Directions for this task: When you write out the entries, keep every line exactly as it appears.

*** Begin section ***

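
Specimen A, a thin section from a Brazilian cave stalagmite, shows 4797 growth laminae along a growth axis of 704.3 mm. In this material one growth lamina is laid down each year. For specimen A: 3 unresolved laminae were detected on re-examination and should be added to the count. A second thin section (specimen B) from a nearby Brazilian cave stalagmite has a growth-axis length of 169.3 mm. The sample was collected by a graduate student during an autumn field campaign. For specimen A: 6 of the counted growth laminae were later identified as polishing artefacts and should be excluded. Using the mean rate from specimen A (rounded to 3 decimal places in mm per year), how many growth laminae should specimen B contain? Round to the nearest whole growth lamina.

1152 growth laminae

Specimen A: after corrections the count is 4797 − 6 + 3 = 4794 growth laminae.
A: 704.3 mm over 4794 years gives 704.3 / 4794 ≈ 0.147 mm per year.
For B, 169.3 / 0.147 = 1151.70 years ≈ 1152 growth laminae.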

*** End section ***

Result:
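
Specimen A, a thin section from a Brazilian cave stalagmite, shows 4797 growth laminae along a growth axis of 704.3 mm. In this material one growth lamina is laid down each year. For specimen A: 3 unresolved laminae were detected on re-examination and should be added to the count. A second thin section (specimen B) from a nearby Brazilian cave stalagmite has a growth-axis length of 169.3 mm. The sample was collected by a graduate student during an autumn field campaign. For specimen A: 6 of the counted growth laminae were later identified as polishing artefacts and should be excluded. Using the mean rate from specimen A (rounded to 3 decimal places in mm per year), how many growth laminae should specimen B contain? Round to the nearest whole growth lamina.

1152 growth laminae

Specimen A: after corrections the count is 4797 − 6 + 3 = 4794 growth laminae.
A: 704.3 mm over 4794 years gives 704.3 / 4794 ≈ 0.147 mm per year.
For B, 169.3 / 0.147 = 1151.70 years ≈ 1152 growth laminae.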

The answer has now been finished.